> What to produce: Every record, from the first to the last, is to be printed again exactly.

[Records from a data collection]
====

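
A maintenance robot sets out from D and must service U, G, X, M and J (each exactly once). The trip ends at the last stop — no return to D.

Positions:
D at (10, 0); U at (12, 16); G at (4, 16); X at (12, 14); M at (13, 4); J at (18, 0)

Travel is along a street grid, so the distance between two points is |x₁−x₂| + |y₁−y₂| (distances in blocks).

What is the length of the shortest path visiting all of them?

38 blocks — the minimum one-way total.

There are 5! = 120 possible orderings.
D → U → G → X → M → J: 18+8+10+11+9 = 56
D → U → G → X → J → M: 18+8+10+20+9 = 65
D → U → G → M → X → J: 18+8+21+11+20 = 78
D → U → G → M → J → X: 18+8+21+9+20 = 76
D → U → G → J → X → M: 18+8+30+20+11 = 87
D → U → G → J → M → X: 18+8+30+9+11 = 76
D → U → X → G → M → J: 18+2+10+21+9 = 60
D → U → X → G → J → M: 18+2+10+30+9 = 69
D → U → X → M → G → J: 18+2+11+21+30 = 82
D → U → X → M → J → G: 18+2+11+9+30 = 70
D → U → X → J → G → M: 18+2+20+30+21 = 91
D → U → X → J → M → G: 18+2+20+9+21 = 70
D → U → M → G → X → J: 18+13+21+10+20 = 82
D → U → M → G → J → X: 18+13+21+30+20 = 102
… (106 more)
D → J → M → X → U → G: 8+9+11+2+8 = 38  ← best
The minimum is 38.
One shortest path: D → J → M → X → U → G.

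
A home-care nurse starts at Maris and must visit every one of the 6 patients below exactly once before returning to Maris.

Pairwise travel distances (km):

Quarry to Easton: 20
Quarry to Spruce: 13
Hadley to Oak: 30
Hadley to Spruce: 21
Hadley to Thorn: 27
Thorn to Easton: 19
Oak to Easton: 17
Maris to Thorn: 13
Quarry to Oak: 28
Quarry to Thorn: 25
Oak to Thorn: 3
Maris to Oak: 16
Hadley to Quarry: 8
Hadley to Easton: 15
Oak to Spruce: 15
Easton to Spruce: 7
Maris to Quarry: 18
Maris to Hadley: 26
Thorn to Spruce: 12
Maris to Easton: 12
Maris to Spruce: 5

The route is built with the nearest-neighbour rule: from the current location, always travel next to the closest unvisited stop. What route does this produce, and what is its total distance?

At Maris the remaining stops are Spruce 5, Easton 12, Thorn 13, Oak 16, Quarry 18, Hadley 26; go to Spruce.
At Spruce the remaining stops are Easton 7, Thorn 12, Quarry 13, Oak 15, Hadley 21; go to Easton.
At Easton the remaining stops are Hadley 15, Oak 17, Thorn 19, Quarry 20; go to Hadley.
At Hadley the remaining stops are Quarry 8, Thorn 27, Oak 30; go to Quarry.
At Quarry the remaining stops are Thorn 25, Oak 28; go to Thorn.
At Thorn the remaining stops are Oak 3; go to Oak.
Return Oak→Maris: 16.
Total = 5 + 7 + 15 + 8 + 25 + 3 + 16 = 79.

Nearest-neighbour total = 79 km; route Maris → Spruce → Easton → Hadley → Quarry → Thorn → Oak → Maris.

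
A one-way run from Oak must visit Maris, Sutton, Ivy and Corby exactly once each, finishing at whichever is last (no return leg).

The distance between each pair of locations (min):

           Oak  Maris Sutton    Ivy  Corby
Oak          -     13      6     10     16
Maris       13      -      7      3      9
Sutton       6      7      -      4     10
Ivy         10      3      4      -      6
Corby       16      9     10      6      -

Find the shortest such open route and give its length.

Shortest open route: 22 min.

There are 4! = 24 possible orderings.
Oak → Maris → Sutton → Ivy → Corby: 13+7+4+6 = 30
Oak → Maris → Sutton → Corby → Ivy: 13+7+10+6 = 36
Oak → Maris → Ivy → Sutton → Corby: 13+3+4+10 = 30
Oak → Maris → Ivy → Corby → Sutton: 13+3+6+10 = 32
Oak → Maris → Corby → Sutton → Ivy: 13+9+10+4 = 36
Oak → Maris → Corby → Ivy → Sutton: 13+9+6+4 = 32
Oak → Sutton → Maris → Ivy → Corby: 6+7+3+6 = 22
Oak → Sutton → Maris → Corby → Ivy: 6+7+9+6 = 28
Oak → Sutton → Ivy → Maris → Corby: 6+4+3+9 = 22
Oak → Sutton → Ivy → Corby → Maris: 6+4+6+9 = 25
Oak → Sutton → Corby → Maris → Ivy: 6+10+9+3 = 28
Oak → Sutton → Corby → Ivy → Maris: 6+10+6+3 = 25
Oak → Ivy → Maris → Sutton → Corby: 10+3+7+10 = 30
Oak → Ivy → Maris → Corby → Sutton: 10+3+9+10 = 32
… (10 more)
The minimum is 22.
One shortest path: Oak → Sutton → Maris → Ivy → Corby.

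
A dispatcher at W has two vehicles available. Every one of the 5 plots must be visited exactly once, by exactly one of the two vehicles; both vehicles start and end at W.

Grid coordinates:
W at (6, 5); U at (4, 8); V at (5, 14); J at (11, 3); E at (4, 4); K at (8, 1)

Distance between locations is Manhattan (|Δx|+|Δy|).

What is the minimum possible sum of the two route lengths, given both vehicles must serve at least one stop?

There are 2^4 − 1 = 15 ways to divide the 5 stops into two non-empty groups. For each, the best each vehicle can do is its own shortest tour through its group:
  {U} + {V, J, E, K}: 10 + 40 = 50
  {V} + {U, J, E, K}: 20 + 28 = 48
  {U, V} + {J, E, K}: 22 + 22 = 44
  {J} + {U, V, E, K}: 14 + 34 = 48
  {U, J} + {V, E, K}: 24 + 34 = 58
  {V, J} + {U, E, K}: 34 + 22 = 56
  … (15 splits in total)
  {U, V, E} + {J, K}: 24 + 18 = 42  ← best
Best: vehicle 1 W → V → U → E → W = 24; vehicle 2 W → J → K → W = 18; combined 42.

Minimum combined distance: 42.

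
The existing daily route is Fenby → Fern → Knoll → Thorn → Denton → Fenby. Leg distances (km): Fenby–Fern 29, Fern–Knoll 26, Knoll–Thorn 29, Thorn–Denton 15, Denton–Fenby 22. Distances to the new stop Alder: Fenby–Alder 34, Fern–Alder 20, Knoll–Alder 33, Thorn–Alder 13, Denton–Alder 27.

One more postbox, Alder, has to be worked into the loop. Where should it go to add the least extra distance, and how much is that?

+17 km — insert Alder between Knoll and Thorn.

Insertion cost between consecutive stops i–j is d(i,Alder) + d(Alder,j) − d(i,j):
  between Fenby and Fern: 34 + 20 − 29 = 25
  between Fern and Knoll: 20 + 33 − 26 = 27
  between Knoll and Thorn: 33 + 13 − 29 = 17
  between Thorn and Denton: 13 + 27 − 15 = 25
  between Denton and Fenby: 27 + 34 − 22 = 39
Cheapest insertion is between Knoll and Thorn, adding 17.
New total = 121 + 17 = 138.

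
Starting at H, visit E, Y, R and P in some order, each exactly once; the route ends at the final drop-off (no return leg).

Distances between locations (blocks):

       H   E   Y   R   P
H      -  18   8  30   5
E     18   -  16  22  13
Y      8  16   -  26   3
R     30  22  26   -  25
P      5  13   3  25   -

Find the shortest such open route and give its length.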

====

> Result of the task:
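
A maintenance robot sets out from D and must service U, G, X, M and J (each exactly once). The trip ends at the last stop — no return to D.

Positions:
D at (10, 0); U at (12, 16); G at (4, 16); X at (12, 14); M at (13, 4); J at (18, 0)

Travel is along a street grid, so the distance between two points is |x₁−x₂| + |y₁−y₂| (distances in blocks).

What is the length of the shortest path visiting all of them?

38 blocks — the minimum one-way total.

There are 5! = 120 possible orderings.
D → U → G → X → M → J: 18+8+10+11+9 = 56
D → U → G → X → J → M: 18+8+10+20+9 = 65
D → U → G → M → X → J: 18+8+21+11+20 = 78
D → U → G → M → J → X: 18+8+21+9+20 = 76
D → U → G → J → X → M: 18+8+30+20+11 = 87
D → U → G → J → M → X: 18+8+30+9+11 = 76
D → U → X → G → M → J: 18+2+10+21+9 = 60
D → U → X → G → J → M: 18+2+10+30+9 = 69
D → U → X → M → G → J: 18+2+11+21+30 = 82
D → U → X → M → J → G: 18+2+11+9+30 = 70
D → U → X → J → G → M: 18+2+20+30+21 = 91
D → U → X → J → M → G: 18+2+20+9+21 = 70
D → U → M → G → X → J: 18+13+21+10+20 = 82
D → U → M → G → J → X: 18+13+21+30+20 = 102
… (106 more)
D → J → M → X → U → G: 8+9+11+2+8 = 38  ← best
The minimum is 38.
One shortest path: D → J → M → X → U → G.

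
A home-care nurse starts at Maris and must visit every one of the 6 patients below exactly once before returning to Maris.

Pairwise travel distances (km):

Quarry to Easton: 20
Quarry to Spruce: 13
Hadley to Oak: 30
Hadley to Spruce: 21
Hadley to Thorn: 27
Thorn to Easton: 19
Oak to Easton: 17
Maris to Thorn: 13
Quarry to Oak: 28
Quarry to Thorn: 25
Oak to Thorn: 3
Maris to Oak: 16
Hadley to Quarry: 8
Hadley to Easton: 15
Oak to Spruce: 15
Easton to Spruce: 7
Maris to Quarry: 18
Maris to Hadley: 26
Thorn to Spruce: 12
Maris to Easton: 12
Maris to Spruce: 5

The route is built with the nearest-neighbour rule: from the current location, always travel next to the closest unvisited stop. What route does this produce, and what is its total distance?

At Maris the remaining stops are Spruce 5, Easton 12, Thorn 13, Oak 16, Quarry 18, Hadley 26; go to Spruce.
At Spruce the remaining stops are Easton 7, Thorn 12, Quarry 13, Oak 15, Hadley 21; go to Easton.
At Easton the remaining stops are Hadley 15, Oak 17, Thorn 19, Quarry 20; go to Hadley.
At Hadley the remaining stops are Quarry 8, Thorn 27, Oak 30; go to Quarry.
At Quarry the remaining stops are Thorn 25, Oak 28; go to Thorn.
At Thorn the remaining stops are Oak 3; go to Oak.
Return Oak→Maris: 16.
Total = 5 + 7 + 15 + 8 + 25 + 3 + 16 = 79.

Nearest-neighbour total = 79 km; route Maris → Spruce → Easton → Hadley → Quarry → Thorn → Oak → Maris.

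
A one-way run from Oak must visit Maris, Sutton, Ivy and Corby exactly once each, finishing at whichever is last (no return leg).

The distance between each pair of locations (min):

           Oak  Maris Sutton    Ivy  Corby
Oak          -     13      6     10     16
Maris       13      -      7      3      9
Sutton       6      7      -      4     10
Ivy         10      3      4      -      6
Corby       16      9     10      6      -

Find the shortest such open route and give its length.

Shortest open route: 22 min.

There are 4! = 24 possible orderings.
Oak → Maris → Sutton → Ivy → Corby: 13+7+4+6 = 30
Oak → Maris → Sutton → Corby → Ivy: 13+7+10+6 = 36
Oak → Maris → Ivy → Sutton → Corby: 13+3+4+10 = 30
Oak → Maris → Ivy → Corby → Sutton: 13+3+6+10 = 32
Oak → Maris → Corby → Sutton → Ivy: 13+9+10+4 = 36
Oak → Maris → Corby → Ivy → Sutton: 13+9+6+4 = 32
Oak → Sutton → Maris → Ivy → Corby: 6+7+3+6 = 22
Oak → Sutton → Maris → Corby → Ivy: 6+7+9+6 = 28
Oak → Sutton → Ivy → Maris → Corby: 6+4+3+9 = 22
Oak → Sutton → Ivy → Corby → Maris: 6+4+6+9 = 25
Oak → Sutton → Corby → Maris → Ivy: 6+10+9+3 = 28
Oak → Sutton → Corby → Ivy → Maris: 6+10+6+3 = 25
Oak → Ivy → Maris → Sutton → Corby: 10+3+7+10 = 30
Oak → Ivy → Maris → Corby → Sutton: 10+3+9+10 = 32
… (10 more)
The minimum is 22.
One shortest path: Oak → Sutton → Maris → Ivy → Corby.

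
A dispatcher at W has two vehicles available. Every one of the 5 plots must be visited exactly once, by exactly one of the two vehicles; both vehicles start and end at W.

Grid coordinates:
W at (6, 5); U at (4, 8); V at (5, 14); J at (11, 3); E at (4, 4); K at (8, 1)

Distance between locations is Manhattan (|Δx|+|Δy|).

What is the minimum possible sum of the two route lengths, given both vehicles must serve at least one stop?

There are 2^4 − 1 = 15 ways to divide the 5 stops into two non-empty groups. For each, the best each vehicle can do is its own shortest tour through its group:
  {U} + {V, J, E, K}: 10 + 40 = 50
  {V} + {U, J, E, K}: 20 + 28 = 48
  {U, V} + {J, E, K}: 22 + 22 = 44
  {J} + {U, V, E, K}: 14 + 34 = 48
  {U, J} + {V, E, K}: 24 + 34 = 58
  {V, J} + {U, E, K}: 34 + 22 = 56
  … (15 splits in total)
  {U, V, E} + {J, K}: 24 + 18 = 42  ← best
Best: vehicle 1 W → V → U → E → W = 24; vehicle 2 W → J → K → W = 18; combined 42.

Minimum combined distance: 42.

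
The existing daily route is Fenby → Fern → Knoll → Thorn → Denton → Fenby. Leg distances (km): Fenby–Fern 29, Fern–Knoll 26, Knoll–Thorn 29, Thorn–Denton 15, Denton–Fenby 22. Distances to the new stop Alder: Fenby–Alder 34, Fern–Alder 20, Knoll–Alder 33, Thorn–Alder 13, Denton–Alder 27.

One more postbox, Alder, has to be worked into the loop. Where should it go to add the least extra distance, and how much is that?

+17 km — insert Alder between Knoll and Thorn.

Insertion cost between consecutive stops i–j is d(i,Alder) + d(Alder,j) − d(i,j):
  between Fenby and Fern: 34 + 20 − 29 = 25
  between Fern and Knoll: 20 + 33 − 26 = 27
  between Knoll and Thorn: 33 + 13 − 29 = 17
  between Thorn and Denton: 13 + 27 − 15 = 25
  between Denton and Fenby: 27 + 34 − 22 = 39
Cheapest insertion is between Knoll and Thorn, adding 17.
New total = 121 + 17 = 138.

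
Starting at H, visit E, Y, R and P in some order, each exactly once; the route ends at the final drop-off (no return leg).

Distances between locations (blocks):

       H   E   Y   R   P
H      -  18   8  30   5
E     18   -  16  22  13
Y      8  16   -  26   3
R     30  22  26   -  25
P      5  13   3  25   -

Find the shortest such open route and give its length.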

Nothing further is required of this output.